DIRECTIONS FOR THIS TASK – Set down exactly the first line of the entries and every line after it, through the line with "B → a b | a c B".
Top of SOURCE MATERIAL
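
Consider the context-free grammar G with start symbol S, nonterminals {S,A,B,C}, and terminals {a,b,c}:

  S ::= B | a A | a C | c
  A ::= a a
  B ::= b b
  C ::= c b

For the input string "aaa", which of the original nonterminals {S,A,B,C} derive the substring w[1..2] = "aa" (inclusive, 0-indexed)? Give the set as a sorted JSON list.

CNF form of G:
  S -> T0 A | T0 C | T1 T1 | c
  A -> T0 T0
  B -> T1 T1
  C -> T2 T1
  T0 -> a
  T1 -> b
  T2 -> c

CYK fill — only the sub-triangle for w[1..2]:
  cell(1,1) a: {T0}  orig:{}
  cell(2,2) a: {T0}  orig:{}
  cell(1,2) aa: {A}

Original NTs in T[1,2] deriving "aa": ["A"]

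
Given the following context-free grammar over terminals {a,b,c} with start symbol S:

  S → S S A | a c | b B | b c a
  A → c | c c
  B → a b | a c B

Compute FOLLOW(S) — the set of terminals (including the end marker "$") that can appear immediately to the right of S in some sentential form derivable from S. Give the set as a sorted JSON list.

FIRST sets, iterate to fixpoint:
iter 1:
  A via A→c: +{c}
  B via B→a b: +{a}
  S via S→a c: +{a}
  S via S→b B: +{b}
  S: {a,b}  A: {c}  B: {a}
iter 2: (stable)
  S: {a,b}  A: {c}  B: {a}

Compute FOLLOW by fixpoint:
FOLLOW(S) := {$}
round 1:
  S→S S A: FOLLOW(S) ⊇ FIRST(S) = {a,b}; new: +{a,b}
  S→S S A: FOLLOW(S) ⊇ FIRST(A) = {c}; new: +{c}
  S→S S A: FOLLOW(A) ⊇ FOLLOW(S) ⊇ {$,a,b,c}; new: +{$,a,b,c}
  S→b B: FOLLOW(B) ⊇ FOLLOW(S) ⊇ {$,a,b,c}; new: +{$,a,b,c}
  FOLLOW(S)={$,a,b,c}  FOLLOW(A)={$,a,b,c}  FOLLOW(B)={$,a,b,c}
round 2: (stable)
  FOLLOW(S)={$,a,b,c}  FOLLOW(A)={$,a,b,c}  FOLLOW(B)={$,a,b,c}

FOLLOW(S) = ["$", "a", "b", "c"]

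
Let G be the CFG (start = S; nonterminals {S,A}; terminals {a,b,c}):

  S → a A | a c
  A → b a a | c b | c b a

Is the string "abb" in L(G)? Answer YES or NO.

Convert to CNF:
  S -> T1 A | T1 T2
  A -> T0 X3 | T2 T0 | T2 X4
  T0 -> b
  T1 -> a
  T2 -> c
  X3 -> T1 T1
  X4 -> T0 T1

CYK fill:
  cell(0,0) a: {T1}  orig:{}
  cell(1,1) b: {T0}  orig:{}
  cell(2,2) b: {T0}  orig:{}
  cell(0,1) ab: ∅
  cell(1,2) bb: ∅
  cell(0,2) abb: ∅

S ∉ T[0,2] ⇒ NO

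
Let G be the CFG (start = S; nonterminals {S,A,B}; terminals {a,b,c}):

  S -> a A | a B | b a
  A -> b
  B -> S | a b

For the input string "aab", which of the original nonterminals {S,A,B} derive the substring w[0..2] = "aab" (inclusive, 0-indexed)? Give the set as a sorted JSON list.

CNF form of G:
  S -> T0 A | T0 B | T1 T0
  A -> b
  B -> T0 A | T0 B | T0 T1 | T1 T0
  T0 -> a
  T1 -> b

CYK fill, restricted to cells inside w[0..2]:
  cell(0,0) a: {T0}  orig:{}
  cell(1,1) a: {T0}  orig:{}
  cell(2,2) b: {A,T1}  orig:{A}
  cell(0,1) aa: ∅
  cell(1,2) ab: {B,S}
  cell(0,2) aab: {B,S}

Original NTs in T[0,2] deriving "aab": ["B", "S"]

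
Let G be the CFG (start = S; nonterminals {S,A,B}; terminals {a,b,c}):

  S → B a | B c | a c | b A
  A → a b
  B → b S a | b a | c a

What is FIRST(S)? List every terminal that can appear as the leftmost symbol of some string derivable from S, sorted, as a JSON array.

FIRST iteration:
[1]
  A via A→a b: +{a}
  B via B→b S a: +{b}
  B via B→c a: +{c}
  S via S→B a: +{b,c}
  S via S→a c: +{a}
  FIRST(S)={a,b,c}  FIRST(A)={a}  FIRST(B)={b,c}
[2] done
  FIRST(S)={a,b,c}  FIRST(A)={a}  FIRST(B)={b,c}

FIRST(S) = ["a", "b", "c"]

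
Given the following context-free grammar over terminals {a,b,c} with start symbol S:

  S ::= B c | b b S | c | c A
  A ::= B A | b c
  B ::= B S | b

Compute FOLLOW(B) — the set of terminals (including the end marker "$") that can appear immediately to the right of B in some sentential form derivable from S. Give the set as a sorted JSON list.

FIRST iteration:
pass 1:
  A via A→b c: +{b}
  B via B→b: +{b}
  S via S→B c: +{b}
  S via S→c: +{c}
  S: {b,c}  A: {b}  B: {b}
pass 2: (stable)
  S: {b,c}  A: {b}  B: {b}

FOLLOW iteration:
FOLLOW(S) := {$}
round 1:
  A→B A: FOLLOW(B) ⊇ FIRST(A) = {b}; new: +{b}
  B→B S: FOLLOW(B) ⊇ FIRST(S) = {b,c}; new: +{c}
  B→B S: FOLLOW(S) ⊇ FOLLOW(B) ⊇ {b,c}; new: +{b,c}
  S→c A: FOLLOW(A) ⊇ FOLLOW(S) ⊇ {$,b,c}; new: +{$,b,c}
  S: {$,b,c}  A: {$,b,c}  B: {b,c}
round 2: — fixpoint
  S: {$,b,c}  A: {$,b,c}  B: {b,c}

FOLLOW(B) = ["b", "c"]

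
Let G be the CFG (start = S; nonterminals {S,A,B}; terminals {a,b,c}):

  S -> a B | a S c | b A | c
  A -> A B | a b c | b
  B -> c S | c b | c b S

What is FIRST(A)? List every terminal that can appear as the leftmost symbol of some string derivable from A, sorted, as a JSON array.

Compute FIRST by fixpoint:
iter 1:
  A via A→a b c: +{a}
  A via A→b: +{b}
  B via B→c S: +{c}
  S via S→a B: +{a}
  S via S→b A: +{b}
  S via S→c: +{c}
  S: {a,b,c}  A: {a,b}  B: {c}
iter 2: — fixpoint
  S: {a,b,c}  A: {a,b}  B: {c}

FIRST(A) = ["a", "b"]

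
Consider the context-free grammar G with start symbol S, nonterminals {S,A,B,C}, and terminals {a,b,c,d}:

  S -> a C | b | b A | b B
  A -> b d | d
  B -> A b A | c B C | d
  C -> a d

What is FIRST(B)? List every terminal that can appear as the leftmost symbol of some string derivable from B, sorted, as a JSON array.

Compute FIRST by fixpoint:
pass 1:
  A via A→b d: +{b}
  A via A→d: +{d}
  B via B→A b A: +{b,d}
  B via B→c B C: +{c}
  C via C→a d: +{a}
  S via S→a C: +{a}
  S via S→b: +{b}
  FIRST[S]={a,b}  FIRST[A]={b,d}  FIRST[B]={b,c,d}  FIRST[C]={a}
pass 2: (no change)
  FIRST[S]={a,b}  FIRST[A]={b,d}  FIRST[B]={b,c,d}  FIRST[C]={a}

FIRST(B) = ["b", "c", "d"]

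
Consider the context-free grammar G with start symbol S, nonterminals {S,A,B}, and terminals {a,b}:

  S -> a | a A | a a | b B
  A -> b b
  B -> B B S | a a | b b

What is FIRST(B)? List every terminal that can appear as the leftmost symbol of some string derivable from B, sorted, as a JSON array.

Compute FIRST by fixpoint:
[1]
  A via A→b b: +{b}
  B via B→a a: +{a}
  B via B→b b: +{b}
  S via S→a: +{a}
  S via S→b B: +{b}
  S: {a,b}  A: {b}  B: {a,b}
[2] — fixpoint
  S: {a,b}  A: {b}  B: {a,b}

FIRST(B) = ["a", "b"]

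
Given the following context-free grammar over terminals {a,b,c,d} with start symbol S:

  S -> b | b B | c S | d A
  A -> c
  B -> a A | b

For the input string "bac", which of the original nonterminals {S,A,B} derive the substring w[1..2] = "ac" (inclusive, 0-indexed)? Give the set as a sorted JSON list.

Convert to CNF:
  S -> T1 B | T2 S | T3 A | b
  A -> c
  B -> T0 A | b
  T0 -> a
  T1 -> b
  T2 -> c
  T3 -> d

Fill CYK table bottom-up (cells [i..j] with 1 ≤ i ≤ j ≤ 2 only):
  cell(1,1) a: {T0}  orig:{}
  cell(2,2) c: {A,T2}  orig:{A}
  cell(1,2) ac: {B}

Original NTs in T[1,2] deriving "ac": ["B"]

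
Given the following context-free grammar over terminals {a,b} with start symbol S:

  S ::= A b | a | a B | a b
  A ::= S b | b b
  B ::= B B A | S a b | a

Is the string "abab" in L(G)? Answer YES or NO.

Convert to CNF:
  S -> A T0 | T1 B | T1 T0 | a
  A -> S T0 | T0 T0
  B -> B X2 | S X3 | a
  T0 -> b
  T1 -> a
  X2 -> B A
  X3 -> T1 T0

Fill CYK table bottom-up:
  [0..0]={B,S,T1}  "a"  orig:{B,S}
  [1..1]={T0}  "b"  orig:{}
  [2..2]={B,S,T1}  "a"  orig:{B,S}
  [3..3]={T0}  "b"  orig:{}
  [0..1]={A,S,X3}  "ab"  orig:{A,S}
  [1..2]=∅  "ba"
  [2..3]={A,S,X3}  "ab"  orig:{A,S}
  [0..2]=∅  "aba"
  [1..3]=∅  "bab"
  [0..3]={B}  "abab"

S ∉ T[0,3] ⇒ NO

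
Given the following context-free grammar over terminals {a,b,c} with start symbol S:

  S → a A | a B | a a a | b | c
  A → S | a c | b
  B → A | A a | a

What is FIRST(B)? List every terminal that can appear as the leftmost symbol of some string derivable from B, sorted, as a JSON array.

FIRST sets, iterate to fixpoint:
pass 1:
  A via A→a c: +{a}
  A via A→b: +{b}
  B via B→A: +{a,b}
  S via S→a A: +{a}
  S via S→b: +{b}
  S via S→c: +{c}
  S: {a,b,c}  A: {a,b}  B: {a,b}
pass 2:
  A via A→S: +{c}
  B via B→A: +{c}
  S: {a,b,c}  A: {a,b,c}  B: {a,b,c}
pass 3: done
  S: {a,b,c}  A: {a,b,c}  B: {a,b,c}

FIRST(B) = ["a", "b", "c"]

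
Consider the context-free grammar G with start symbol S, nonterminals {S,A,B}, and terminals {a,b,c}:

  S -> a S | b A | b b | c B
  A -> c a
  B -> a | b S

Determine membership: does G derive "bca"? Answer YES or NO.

Convert to CNF:
  S -> T0 B | T1 S | T2 A | T2 T2
  A -> T0 T1
  B -> T2 S | a
  T0 -> c
  T1 -> a
  T2 -> b

CYK table (by increasing span):
  cell(0,0) b: {T2}  orig:{}
  cell(1,1) c: {T0}  orig:{}
  cell(2,2) a: {B,T1}  orig:{B}
  cell(0,1) bc: ∅
  cell(1,2) ca: {A,S}
  cell(0,2) bca: {B,S}

S ∈ T[0,2] ⇒ YES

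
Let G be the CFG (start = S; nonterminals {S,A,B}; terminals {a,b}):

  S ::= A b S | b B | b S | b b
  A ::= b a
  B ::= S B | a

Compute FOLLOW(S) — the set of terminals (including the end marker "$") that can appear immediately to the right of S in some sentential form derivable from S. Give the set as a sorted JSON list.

FIRST sets, iterate to fixpoint:
[1]
  A via A→b a: +{b}
  B via B→a: +{a}
  S via S→A b S: +{b}
  FIRST(S)={b}  FIRST(A)={b}  FIRST(B)={a}
[2]
  B via B→S B: +{b}
  FIRST(S)={b}  FIRST(A)={b}  FIRST(B)={a,b}
[3] done
  FIRST(S)={b}  FIRST(A)={b}  FIRST(B)={a,b}

Compute FOLLOW by fixpoint:
FOLLOW(S) := {$}
round 1:
  B→S B: FOLLOW(S) ⊇ FIRST(B) = {a,b}; new: +{a,b}
  S→A b S: FOLLOW(A) ⊇ FIRST(b) = {b}; new: +{b}
  S→b B: FOLLOW(B) ⊇ FOLLOW(S) ⊇ {$,a,b}; new: +{$,a,b}
  FOLLOW[S]={$,a,b}  FOLLOW[A]={b}  FOLLOW[B]={$,a,b}
round 2: (no change)
  FOLLOW[S]={$,a,b}  FOLLOW[A]={b}  FOLLOW[B]={$,a,b}

FOLLOW(S) = ["$", "a", "b"]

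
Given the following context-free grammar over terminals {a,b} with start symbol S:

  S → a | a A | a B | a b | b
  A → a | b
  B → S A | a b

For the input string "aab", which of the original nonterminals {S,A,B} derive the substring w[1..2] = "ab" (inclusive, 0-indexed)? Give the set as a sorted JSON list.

CNF form of G:
  S -> T0 A | T0 B | T0 T1 | a | b
  A -> a | b
  B -> S A | T0 T1
  T0 -> a
  T1 -> b

CYK table (by increasing span) (cells [i..j] with 1 ≤ i ≤ j ≤ 2 only):
  [1..1]={A,S,T0}  "a"  orig:{A,S}
  [2..2]={A,S,T1}  "b"  orig:{A,S}
  [1..2]={B,S}  "ab"

Original NTs in T[1,2] deriving "ab": ["B", "S"]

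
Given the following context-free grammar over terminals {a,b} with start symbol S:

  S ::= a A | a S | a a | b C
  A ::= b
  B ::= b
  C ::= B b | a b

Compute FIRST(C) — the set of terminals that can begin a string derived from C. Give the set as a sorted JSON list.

FIRST iteration:
iter 1:
  A via A→b: +{b}
  B via B→b: +{b}
  C via C→B b: +{b}
  C via C→a b: +{a}
  S via S→a A: +{a}
  S via S→b C: +{b}
  S: {a,b}  A: {b}  B: {b}  C: {a,b}
iter 2: (stable)
  S: {a,b}  A: {b}  B: {b}  C: {a,b}

FIRST(C) = ["a", "b"]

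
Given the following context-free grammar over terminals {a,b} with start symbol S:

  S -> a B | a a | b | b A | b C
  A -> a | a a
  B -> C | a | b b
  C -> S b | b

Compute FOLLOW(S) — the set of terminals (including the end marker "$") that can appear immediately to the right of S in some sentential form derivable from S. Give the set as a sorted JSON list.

FIRST sets, iterate to fixpoint:
iter 1:
  A via A→a: +{a}
  B via B→a: +{a}
  B via B→b b: +{b}
  C via C→b: +{b}
  S via S→a B: +{a}
  S via S→b: +{b}
  S: {a,b}  A: {a}  B: {a,b}  C: {b}
iter 2:
  C via C→S b: +{a}
  S: {a,b}  A: {a}  B: {a,b}  C: {a,b}
iter 3: (no change)
  S: {a,b}  A: {a}  B: {a,b}  C: {a,b}

Compute FOLLOW by fixpoint:
seed FOLLOW(S) with $
iter 1:
  C→S b: FOLLOW(S) ⊇ FIRST(b) = {b}; new: +{b}
  S→a B: FOLLOW(B) ⊇ FOLLOW(S) ⊇ {$,b}; new: +{$,b}
  S→b A: FOLLOW(A) ⊇ FOLLOW(S) ⊇ {$,b}; new: +{$,b}
  S→b C: FOLLOW(C) ⊇ FOLLOW(S) ⊇ {$,b}; new: +{$,b}
  FOLLOW[S]={$,b}  FOLLOW[A]={$,b}  FOLLOW[B]={$,b}  FOLLOW[C]={$,b}
iter 2: done
  FOLLOW[S]={$,b}  FOLLOW[A]={$,b}  FOLLOW[B]={$,b}  FOLLOW[C]={$,b}

FOLLOW(S) = ["$", "b"]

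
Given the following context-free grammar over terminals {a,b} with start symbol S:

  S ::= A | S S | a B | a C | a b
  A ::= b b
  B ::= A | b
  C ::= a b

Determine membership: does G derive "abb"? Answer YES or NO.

CNF form of G:
  S -> S S | T0 T0 | T1 B | T1 C | T1 T0
  A -> T0 T0
  B -> T0 T0 | b
  C -> T1 T0
  T0 -> b
  T1 -> a

CYK fill:
  cell(0,0) a: {T1}  orig:{}
  cell(1,1) b: {B,T0}  orig:{B}
  cell(2,2) b: {B,T0}  orig:{B}
  cell(0,1) ab: {C,S}
  cell(1,2) bb: {A,B,S}
  cell(0,2) abb: {S}

S ∈ T[0,2] ⇒ YES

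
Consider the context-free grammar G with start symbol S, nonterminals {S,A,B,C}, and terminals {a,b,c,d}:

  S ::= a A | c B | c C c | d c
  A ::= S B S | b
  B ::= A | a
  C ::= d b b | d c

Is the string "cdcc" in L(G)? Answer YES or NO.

CNF form of G:
  S -> T0 T2 | T2 B | T2 X7 | T3 A
  A -> S X4 | b
  B -> S X5 | a | b
  C -> T0 T2 | T0 X6
  T0 -> d
  T1 -> b
  T2 -> c
  T3 -> a
  X4 -> B S
  X5 -> B S
  X6 -> T1 T1
  X7 -> C T2

Fill CYK table bottom-up:
  [0..0]={T2}  "c"  orig:{}
  [1..1]={T0}  "d"  orig:{}
  [2..2]={T2}  "c"  orig:{}
  [3..3]={T2}  "c"  orig:{}
  [0..1]=∅  "cd"
  [1..2]={C,S}  "dc"
  [2..3]=∅  "cc"
  [0..2]=∅  "cdc"
  [1..3]={X7}  "dcc"  orig:{}
  [0..3]={S}  "cdcc"

S ∈ T[0,3] ⇒ YES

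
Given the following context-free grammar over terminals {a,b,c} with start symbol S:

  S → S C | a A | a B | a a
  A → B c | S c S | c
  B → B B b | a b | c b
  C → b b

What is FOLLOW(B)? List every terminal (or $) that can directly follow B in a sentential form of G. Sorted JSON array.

FIRST iteration:
round 1:
  A via A→c: +{c}
  B via B→a b: +{a}
  B via B→c b: +{c}
  C via C→b b: +{b}
  S via S→a A: +{a}
  FIRST(S)={a}  FIRST(A)={c}  FIRST(B)={a,c}  FIRST(C)={b}
round 2:
  A via A→B c: +{a}
  FIRST(S)={a}  FIRST(A)={a,c}  FIRST(B)={a,c}  FIRST(C)={b}
round 3: — fixpoint
  FIRST(S)={a}  FIRST(A)={a,c}  FIRST(B)={a,c}  FIRST(C)={b}

FOLLOW sets:
seed FOLLOW(S) with $
round 1:
  A→B c: FOLLOW(B) ⊇ FIRST(c) = {c}; new: +{c}
  A→S c S: FOLLOW(S) ⊇ FIRST(c) = {c}; new: +{c}
  B→B B b: FOLLOW(B) ⊇ FIRST(B) = {a,c}; new: +{a}
  B→B B b: FOLLOW(B) ⊇ FIRST(b) = {b}; new: +{b}
  S→S C: FOLLOW(S) ⊇ FIRST(C) = {b}; new: +{b}
  S→S C: FOLLOW(C) ⊇ FOLLOW(S) ⊇ {$,b,c}; new: +{$,b,c}
  S→a A: FOLLOW(A) ⊇ FOLLOW(S) ⊇ {$,b,c}; new: +{$,b,c}
  S→a B: FOLLOW(B) ⊇ FOLLOW(S) ⊇ {$,b,c}; new: +{$}
  FOLLOW[S]={$,b,c}  FOLLOW[A]={$,b,c}  FOLLOW[B]={$,a,b,c}  FOLLOW[C]={$,b,c}
round 2: done
  FOLLOW[S]={$,b,c}  FOLLOW[A]={$,b,c}  FOLLOW[B]={$,a,b,c}  FOLLOW[C]={$,b,c}

FOLLOW(B) = ["$", "a", "b", "c"]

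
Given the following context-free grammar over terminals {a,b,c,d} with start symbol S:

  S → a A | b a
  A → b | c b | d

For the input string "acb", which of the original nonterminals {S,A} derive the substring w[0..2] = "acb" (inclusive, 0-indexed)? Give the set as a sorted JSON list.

CNF form of G:
  S -> T1 T2 | T2 A
  A -> T0 T1 | b | d
  T0 -> c
  T1 -> b
  T2 -> a

CYK table (by increasing span) — only the sub-triangle for w[0..2]:
  cell(0,0) a: {T2}  orig:{}
  cell(1,1) c: {T0}  orig:{}
  cell(2,2) b: {A,T1}  orig:{A}
  cell(0,1) ac: ∅
  cell(1,2) cb: {A}
  cell(0,2) acb: {S}

Original NTs in T[0,2] deriving "acb": ["S"]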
Bottom of SOURCE MATERIAL
TASK RESPONSE –
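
Consider the context-free grammar G with start symbol S, nonterminals {S,A,B,C}, and terminals {a,b,c}:

  S ::= B | a A | a C | c
  A ::= a a
  B ::= b b
  C ::= c b

For the input string "aaa", which of the original nonterminals {S,A,B,C} derive the substring w[1..2] = "aa" (inclusive, 0-indexed)? Give the set as a sorted JSON list.

CNF form of G:
  S -> T0 A | T0 C | T1 T1 | c
  A -> T0 T0
  B -> T1 T1
  C -> T2 T1
  T0 -> a
  T1 -> b
  T2 -> c

CYK fill — only the sub-triangle for w[1..2]:
  cell(1,1) a: {T0}  orig:{}
  cell(2,2) a: {T0}  orig:{}
  cell(1,2) aa: {A}

Original NTs in T[1,2] deriving "aa": ["A"]

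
Given the following context-free grammar over terminals {a,b,c} with start symbol S:

  S → S S A | a c | b B | b c a
  A → c | c c
  B → a b | a c B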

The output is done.